(Recorded information)

== Segment start ==

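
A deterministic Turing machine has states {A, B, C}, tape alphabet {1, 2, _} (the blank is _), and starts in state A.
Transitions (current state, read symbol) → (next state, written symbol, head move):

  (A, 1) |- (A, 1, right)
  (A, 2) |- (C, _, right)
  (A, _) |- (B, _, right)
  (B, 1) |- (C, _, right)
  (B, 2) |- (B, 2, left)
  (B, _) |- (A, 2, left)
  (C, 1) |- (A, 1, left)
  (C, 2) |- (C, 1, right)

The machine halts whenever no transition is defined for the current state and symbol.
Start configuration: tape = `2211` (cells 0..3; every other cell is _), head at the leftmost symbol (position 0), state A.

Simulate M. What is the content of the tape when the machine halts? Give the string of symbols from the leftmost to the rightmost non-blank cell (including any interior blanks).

111_1

A | [2]211___   read 2 → write _, move right, go to C
C | _[2]11___   read 2 → write 1, move right, go to C
C | _1[1]1___   read 1 → write 1, move left, go to A
A | _[1]11___   read 1 → write 1, move right, go to A
A | _1[1]1___   read 1 → write 1, move right, go to A
A | _11[1]___   read 1 → write 1, move right, go to A
A | _111[_]__   read _ → write _, move right, go to B
B | _111_[_]_   read _ → write 2, move left, go to A
A | _111[_]2_   read _ → write _, move right, go to B
B | _111_[2]_   read 2 → write 2, move left, go to B
B | _111[_]2_   read _ → write 2, move left, go to A
A | _11[1]22_   read 1 → write 1, move right, go to A
A | _111[2]2_   read 2 → write _, move right, go to C
C | _111_[2]_   read 2 → write 1, move right, go to C
C | _111_1[_]
The non-blank tape span at halt is 111_1.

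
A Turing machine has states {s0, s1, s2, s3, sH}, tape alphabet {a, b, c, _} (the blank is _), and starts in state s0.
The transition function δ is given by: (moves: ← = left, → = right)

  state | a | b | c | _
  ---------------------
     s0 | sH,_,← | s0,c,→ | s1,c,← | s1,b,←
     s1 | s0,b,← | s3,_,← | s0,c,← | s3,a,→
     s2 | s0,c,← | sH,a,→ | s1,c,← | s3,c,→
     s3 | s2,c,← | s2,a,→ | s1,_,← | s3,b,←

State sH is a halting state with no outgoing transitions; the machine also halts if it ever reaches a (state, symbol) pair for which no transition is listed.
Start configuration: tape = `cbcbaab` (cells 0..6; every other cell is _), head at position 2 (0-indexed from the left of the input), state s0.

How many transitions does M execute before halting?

state=s0 head=2 tape=_____cb[c]baab   (s0,c)→(s1,c,←)
state=s1 head=1 tape=_____c[b]cbaab   (s1,b)→(s3,_,←)
state=s3 head=0 tape=_____[c]_cbaab   (s3,c)→(s1,_,←)
state=s1 head=-1 tape=____[_]__cbaab   (s1,_)→(s3,a,→)
state=s3 head=0 tape=____a[_]_cbaab   (s3,_)→(s3,b,←)
state=s3 head=-1 tape=____[a]b_cbaab   (s3,a)→(s2,c,←)
state=s2 head=-2 tape=___[_]cb_cbaab   (s2,_)→(s3,c,→)
state=s3 head=-1 tape=___c[c]b_cbaab   (s3,c)→(s1,_,←)
state=s1 head=-2 tape=___[c]_b_cbaab   (s1,c)→(s0,c,←)
state=s0 head=-3 tape=__[_]c_b_cbaab   (s0,_)→(s1,b,←)
state=s1 head=-4 tape=_[_]bc_b_cbaab   (s1,_)→(s3,a,→)
state=s3 head=-3 tape=_a[b]c_b_cbaab   (s3,b)→(s2,a,→)
state=s2 head=-2 tape=_aa[c]_b_cbaab   (s2,c)→(s1,c,←)
state=s1 head=-3 tape=_a[a]c_b_cbaab   (s1,a)→(s0,b,←)
state=s0 head=-4 tape=_[a]bc_b_cbaab   (s0,a)→(sH,_,←)
state=sH head=-5 tape=[_]_bc_b_cbaab
M halts after 15 transitions.

15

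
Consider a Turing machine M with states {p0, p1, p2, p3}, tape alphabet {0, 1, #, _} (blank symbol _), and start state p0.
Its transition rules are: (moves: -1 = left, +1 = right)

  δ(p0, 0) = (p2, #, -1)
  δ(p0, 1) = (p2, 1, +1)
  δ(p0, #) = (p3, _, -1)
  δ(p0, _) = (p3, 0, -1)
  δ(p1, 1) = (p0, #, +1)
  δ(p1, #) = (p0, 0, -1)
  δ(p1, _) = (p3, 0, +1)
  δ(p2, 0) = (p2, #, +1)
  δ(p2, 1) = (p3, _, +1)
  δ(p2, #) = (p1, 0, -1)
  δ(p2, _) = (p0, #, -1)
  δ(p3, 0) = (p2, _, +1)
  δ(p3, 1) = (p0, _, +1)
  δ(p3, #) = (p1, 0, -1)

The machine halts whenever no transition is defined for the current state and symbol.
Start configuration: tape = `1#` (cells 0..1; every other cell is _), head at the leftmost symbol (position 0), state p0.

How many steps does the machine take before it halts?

p0 | __[1]#__   read 1 → write 1, move +1, go to p2
p2 | __1[#]__   read # → write 0, move -1, go to p1
p1 | __[1]0__   read 1 → write #, move +1, go to p0
p0 | __#[0]__   read 0 → write #, move -1, go to p2
p2 | __[#]#__   read # → write 0, move -1, go to p1
p1 | _[_]0#__   read _ → write 0, move +1, go to p3
p3 | _0[0]#__   read 0 → write _, move +1, go to p2
p2 | _0_[#]__   read # → write 0, move -1, go to p1
p1 | _0[_]0__   read _ → write 0, move +1, go to p3
p3 | _00[0]__   read 0 → write _, move +1, go to p2
p2 | _00_[_]_   read _ → write #, move -1, go to p0
p0 | _00[_]#_   read _ → write 0, move -1, go to p3
p3 | _0[0]0#_   read 0 → write _, move +1, go to p2
p2 | _0_[0]#_   read 0 → write #, move +1, go to p2
p2 | _0_#[#]_   read # → write 0, move -1, go to p1
p1 | _0_[#]0_   read # → write 0, move -1, go to p0
p0 | _0[_]00_   read _ → write 0, move -1, go to p3
p3 | _[0]000_   read 0 → write _, move +1, go to p2
p2 | __[0]00_   read 0 → write #, move +1, go to p2
p2 | __#[0]0_   read 0 → write #, move +1, go to p2
p2 | __##[0]_   read 0 → write #, move +1, go to p2
p2 | __###[_]   read _ → write #, move -1, go to p0
p0 | __##[#]#   read # → write _, move -1, go to p3
p3 | __#[#]_#   read # → write 0, move -1, go to p1
p1 | __[#]0_#   read # → write 0, move -1, go to p0
p0 | _[_]00_#   read _ → write 0, move -1, go to p3
p3 | [_]000_#
M halts after 26 transitions.

26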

== Segment end ==

(Exercise description)
Lines with the string "states": pick each one out of the material and return it.

(Written response)
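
A deterministic Turing machine has states {A, B, C}, tape alphabet {1, 2, _} (the blank is _), and starts in state A.
A Turing machine has states {s0, s1, s2, s3, sH}, tape alphabet {a, b, c, _} (the blank is _), and starts in state s0.
Consider a Turing machine M with states {p0, p1, p2, p3}, tape alphabet {0, 1, #, _} (blank symbol _), and start state p0.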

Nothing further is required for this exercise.